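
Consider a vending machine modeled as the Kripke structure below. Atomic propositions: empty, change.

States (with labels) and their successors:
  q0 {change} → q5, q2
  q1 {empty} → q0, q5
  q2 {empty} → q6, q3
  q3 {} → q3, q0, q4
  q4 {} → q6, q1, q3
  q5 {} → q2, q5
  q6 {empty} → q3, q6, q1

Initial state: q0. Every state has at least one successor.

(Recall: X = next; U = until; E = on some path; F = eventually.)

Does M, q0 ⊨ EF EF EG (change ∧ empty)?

States satisfying EF EG (change ∧ empty): ∅.
States satisfying EF EF EG (change ∧ empty): ∅.
No suitable path/successor from q0 witnesses the formula.
q0 ∉ Sat(EF EF EG (change ∧ empty)).

Does not hold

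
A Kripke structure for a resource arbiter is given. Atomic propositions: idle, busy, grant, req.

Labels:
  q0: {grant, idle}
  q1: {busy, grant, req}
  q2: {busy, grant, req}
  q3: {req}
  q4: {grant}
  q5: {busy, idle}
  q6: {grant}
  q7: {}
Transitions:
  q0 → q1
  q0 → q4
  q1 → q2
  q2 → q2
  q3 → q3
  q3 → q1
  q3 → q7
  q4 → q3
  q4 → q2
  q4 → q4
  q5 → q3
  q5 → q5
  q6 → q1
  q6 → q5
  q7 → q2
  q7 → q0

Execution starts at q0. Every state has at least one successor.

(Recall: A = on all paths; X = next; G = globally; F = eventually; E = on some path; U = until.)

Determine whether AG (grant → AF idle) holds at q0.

No

States satisfying grant → AF idle: {q0, q3, q5, q7}.
States satisfying AG (grant → AF idle): ∅.
q1 is reachable from q0 and violates grant → AF idle, so AG fails at q0.
q0 ∉ Sat(AG (grant → AF idle)).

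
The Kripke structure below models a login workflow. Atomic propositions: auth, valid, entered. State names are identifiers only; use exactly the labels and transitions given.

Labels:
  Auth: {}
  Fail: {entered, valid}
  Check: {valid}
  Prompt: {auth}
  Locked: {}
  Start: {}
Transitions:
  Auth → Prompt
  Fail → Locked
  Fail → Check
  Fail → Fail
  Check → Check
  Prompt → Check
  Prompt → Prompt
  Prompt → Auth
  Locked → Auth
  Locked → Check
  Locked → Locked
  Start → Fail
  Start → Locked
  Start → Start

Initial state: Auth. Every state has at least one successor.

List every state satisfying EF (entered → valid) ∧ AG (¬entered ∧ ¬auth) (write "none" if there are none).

{Check}

States satisfying entered → valid: {Auth, Fail, Check, Prompt, Locked, Start}.
States satisfying EF (entered → valid): {Auth, Fail, Check, Prompt, Locked, Start}.
States satisfying ¬entered ∧ ¬auth: {Auth, Check, Locked, Start}.
States satisfying AG (¬entered ∧ ¬auth): {Check}.
States satisfying EF (entered → valid) ∧ AG (¬entered ∧ ¬auth): {Check}.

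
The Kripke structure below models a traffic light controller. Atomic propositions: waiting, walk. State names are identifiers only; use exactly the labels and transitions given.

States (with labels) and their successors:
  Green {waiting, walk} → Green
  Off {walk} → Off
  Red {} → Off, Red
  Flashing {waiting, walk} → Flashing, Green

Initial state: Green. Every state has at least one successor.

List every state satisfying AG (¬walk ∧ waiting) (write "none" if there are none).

States satisfying ¬walk ∧ waiting: ∅.
States satisfying AG (¬walk ∧ waiting): ∅.

none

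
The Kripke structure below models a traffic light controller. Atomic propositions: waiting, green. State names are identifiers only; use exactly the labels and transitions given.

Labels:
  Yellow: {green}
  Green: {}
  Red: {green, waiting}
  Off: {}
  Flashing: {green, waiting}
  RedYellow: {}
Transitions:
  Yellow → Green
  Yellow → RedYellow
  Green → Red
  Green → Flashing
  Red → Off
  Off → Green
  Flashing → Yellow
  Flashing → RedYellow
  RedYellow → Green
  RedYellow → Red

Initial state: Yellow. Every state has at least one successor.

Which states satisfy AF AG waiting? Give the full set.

States satisfying AG waiting: ∅.
States satisfying AF AG waiting: ∅.

none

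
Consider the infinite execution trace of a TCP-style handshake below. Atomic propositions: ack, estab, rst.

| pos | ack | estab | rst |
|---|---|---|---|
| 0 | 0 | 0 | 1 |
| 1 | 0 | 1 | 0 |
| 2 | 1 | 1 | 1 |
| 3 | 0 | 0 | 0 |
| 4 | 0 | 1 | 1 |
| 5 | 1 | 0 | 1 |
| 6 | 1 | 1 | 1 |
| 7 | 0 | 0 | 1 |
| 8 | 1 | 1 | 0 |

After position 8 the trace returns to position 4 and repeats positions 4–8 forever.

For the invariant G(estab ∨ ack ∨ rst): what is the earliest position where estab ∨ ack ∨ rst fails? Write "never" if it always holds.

Check estab ∨ ack ∨ rst at each position in order: 0 ✓, 1 ✓, 2 ✓.
At position 3 the labels are {}, so estab ∨ ack ∨ rst is false there. This is the first violation.

3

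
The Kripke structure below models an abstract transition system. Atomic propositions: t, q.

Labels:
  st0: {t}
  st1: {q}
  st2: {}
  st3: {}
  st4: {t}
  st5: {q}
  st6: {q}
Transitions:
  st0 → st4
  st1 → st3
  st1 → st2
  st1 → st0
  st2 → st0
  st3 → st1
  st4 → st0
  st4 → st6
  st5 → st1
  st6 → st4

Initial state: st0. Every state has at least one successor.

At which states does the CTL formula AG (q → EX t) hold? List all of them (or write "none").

{st0, st1, st2, st3, st4, st6}

States satisfying q → EX t: {st0, st1, st2, st3, st4, st6}.
States satisfying AG (q → EX t): {st0, st1, st2, st3, st4, st6}.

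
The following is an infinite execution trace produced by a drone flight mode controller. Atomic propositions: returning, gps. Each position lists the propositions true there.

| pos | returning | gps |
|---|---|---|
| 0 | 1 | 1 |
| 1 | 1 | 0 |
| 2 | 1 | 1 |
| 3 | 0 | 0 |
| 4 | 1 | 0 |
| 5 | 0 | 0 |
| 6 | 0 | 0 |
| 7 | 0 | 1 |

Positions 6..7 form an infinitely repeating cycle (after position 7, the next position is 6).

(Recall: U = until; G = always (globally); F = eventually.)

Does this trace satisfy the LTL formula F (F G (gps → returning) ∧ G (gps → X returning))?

Does not hold

F G (gps → returning) ∧ G (gps → X returning) is false at every position 0..7, so it never becomes true and F (F G (gps → returning) ∧ G (gps → X returning)) fails.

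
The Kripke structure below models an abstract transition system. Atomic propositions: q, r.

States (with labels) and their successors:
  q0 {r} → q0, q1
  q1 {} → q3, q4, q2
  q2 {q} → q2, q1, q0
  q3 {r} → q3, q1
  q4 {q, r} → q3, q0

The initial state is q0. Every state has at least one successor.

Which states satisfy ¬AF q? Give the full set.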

What the task asks: Give back the whole listing exactly.

Answer box:
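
Consider a vending machine modeled as the Kripke structure below. Atomic propositions: empty, change.

States (with labels) and their successors:
  q0 {change} → q5, q2
  q1 {empty} → q0, q5
  q2 {empty} → q6, q3
  q3 {} → q3, q0, q4
  q4 {} → q6, q1, q3
  q5 {} → q2, q5
  q6 {empty} → q3, q6, q1

Initial state: q0. Every state has at least one successor.

(Recall: X = next; U = until; E = on some path; F = eventually.)

Does M, q0 ⊨ EF EF EG (change ∧ empty)?

States satisfying EF EG (change ∧ empty): ∅.
States satisfying EF EF EG (change ∧ empty): ∅.
No suitable path/successor from q0 witnesses the formula.
q0 ∉ Sat(EF EF EG (change ∧ empty)).

Does not hold

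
A Kripke structure for a resource arbiter is given. Atomic propositions: idle, busy, grant, req.

Labels:
  q0: {grant, idle}
  q1: {busy, grant, req}
  q2: {busy, grant, req}
  q3: {req}
  q4: {grant}
  q5: {busy, idle}
  q6: {grant}
  q7: {}
Transitions:
  q0 → q1
  q0 → q4
  q1 → q2
  q2 → q2
  q3 → q3
  q3 → q1
  q3 → q7
  q4 → q3
  q4 → q2
  q4 → q4
  q5 → q3
  q5 → q5
  q6 → q1
  q6 → q5
  q7 → q2
  q7 → q0

Execution starts at q0. Every state has at least one successor.

(Recall: A = on all paths; X = next; G = globally; F = eventually; E = on some path; U = until.)

Determine whether AG (grant → AF idle) holds at q0.

No

States satisfying grant → AF idle: {q0, q3, q5, q7}.
States satisfying AG (grant → AF idle): ∅.
q1 is reachable from q0 and violates grant → AF idle, so AG fails at q0.
q0 ∉ Sat(AG (grant → AF idle)).

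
The Kripke structure below models a login workflow. Atomic propositions: auth, valid, entered. State names are identifiers only; use exactly the labels and transitions given.

Labels:
  Auth: {}
  Fail: {entered, valid}
  Check: {valid}
  Prompt: {auth}
  Locked: {}
  Start: {}
Transitions:
  Auth → Prompt
  Fail → Locked
  Fail → Check
  Fail → Fail
  Check → Check
  Prompt → Check
  Prompt → Prompt
  Prompt → Auth
  Locked → Auth
  Locked → Check
  Locked → Locked
  Start → Fail
  Start → Locked
  Start → Start

Initial state: Auth. Every state has at least one successor.

List every state satisfying EF (entered → valid) ∧ AG (¬entered ∧ ¬auth) (write "none" if there are none).

{Check}

States satisfying entered → valid: {Auth, Fail, Check, Prompt, Locked, Start}.
States satisfying EF (entered → valid): {Auth, Fail, Check, Prompt, Locked, Start}.
States satisfying ¬entered ∧ ¬auth: {Auth, Check, Locked, Start}.
States satisfying AG (¬entered ∧ ¬auth): {Check}.
States satisfying EF (entered → valid) ∧ AG (¬entered ∧ ¬auth): {Check}.

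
The Kripke structure below models a traffic light controller. Atomic propositions: waiting, walk. State names are identifiers only; use exactly the labels and transitions given.

States (with labels) and their successors:
  Green {waiting, walk} → Green
  Off {walk} → Off
  Red {} → Off, Red
  Flashing {waiting, walk} → Flashing, Green

Initial state: Green. Every state has at least one successor.

List every state satisfying AG (¬walk ∧ waiting) (write "none" if there are none).

States satisfying ¬walk ∧ waiting: ∅.
States satisfying AG (¬walk ∧ waiting): ∅.

none

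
The Kripke structure below models a traffic light controller. Atomic propositions: waiting, green. State names are identifiers only; use exactly the labels and transitions given.

Labels:
  Yellow: {green}
  Green: {}
  Red: {green, waiting}
  Off: {}
  Flashing: {green, waiting}
  RedYellow: {}
Transitions:
  Yellow → Green
  Yellow → RedYellow
  Green → Red
  Green → Flashing
  Red → Off
  Off → Green
  Flashing → Yellow
  Flashing → RedYellow
  RedYellow → Green
  RedYellow → Red

Initial state: Yellow. Every state has at least one successor.

Which states satisfy AF AG waiting? Give the full set.

States satisfying AG waiting: ∅.
States satisfying AF AG waiting: ∅.

none

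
Consider the infinite execution trace of a TCP-style handshake below. Atomic propositions: ack, estab, rst.

| pos | ack | estab | rst |
|---|---|---|---|
| 0 | 0 | 0 | 1 |
| 1 | 0 | 1 | 0 |
| 2 | 1 | 1 | 1 |
| 3 | 0 | 0 | 0 |
| 4 | 0 | 1 | 1 |
| 5 | 1 | 0 | 1 |
| 6 | 1 | 1 | 1 |
| 7 | 0 | 0 | 1 |
| 8 | 1 | 1 | 0 |

After position 8 the trace returns to position 4 and repeats positions 4–8 forever.

For the invariant G(estab ∨ ack ∨ rst): what is the earliest position where estab ∨ ack ∨ rst fails? Write "never" if it always holds.

Check estab ∨ ack ∨ rst at each position in order: 0 ✓, 1 ✓, 2 ✓.
At position 3 the labels are {}, so estab ∨ ack ∨ rst is false there. This is the first violation.

3

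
The Kripke structure below models an abstract transition system. Atomic propositions: t, q.

Labels:
  st0: {t}
  st1: {q}
  st2: {}
  st3: {}
  st4: {t}
  st5: {q}
  st6: {q}
Transitions:
  st0 → st4
  st1 → st3
  st1 → st2
  st1 → st0
  st2 → st0
  st3 → st1
  st4 → st0
  st4 → st6
  st5 → st1
  st6 → st4

Initial state: st0. Every state has at least one successor.

At which states does the CTL formula AG (q → EX t) hold? List all of them (or write "none").

{st0, st1, st2, st3, st4, st6}

States satisfying q → EX t: {st0, st1, st2, st3, st4, st6}.
States satisfying AG (q → EX t): {st0, st1, st2, st3, st4, st6}.

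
The following is an infinite execution trace produced by a drone flight mode controller. Atomic propositions: returning, gps. Each position lists the propositions true there.

| pos | returning | gps |
|---|---|---|
| 0 | 1 | 1 |
| 1 | 1 | 0 |
| 2 | 1 | 1 |
| 3 | 0 | 0 |
| 4 | 1 | 0 |
| 5 | 0 | 0 |
| 6 | 0 | 0 |
| 7 | 0 | 1 |

Positions 6..7 form an infinitely repeating cycle (after position 7, the next position is 6).

(Recall: U = until; G = always (globally); F = eventually.)

Does this trace satisfy the LTL formula F (F G (gps → returning) ∧ G (gps → X returning))?

Does not hold

F G (gps → returning) ∧ G (gps → X returning) is false at every position 0..7, so it never becomes true and F (F G (gps → returning) ∧ G (gps → X returning)) fails.

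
The Kripke structure below models an abstract transition system. Atomic propositions: q, r.

States (with labels) and their successors:
  q0 {r} → q0, q1
  q1 {} → q3, q4, q2
  q2 {q} → q2, q1, q0
  q3 {r} → q3, q1
  q4 {q, r} → q3, q0

The initial state is q0. Every state has at least one successor.

Which states satisfy ¬AF q? Give the full set.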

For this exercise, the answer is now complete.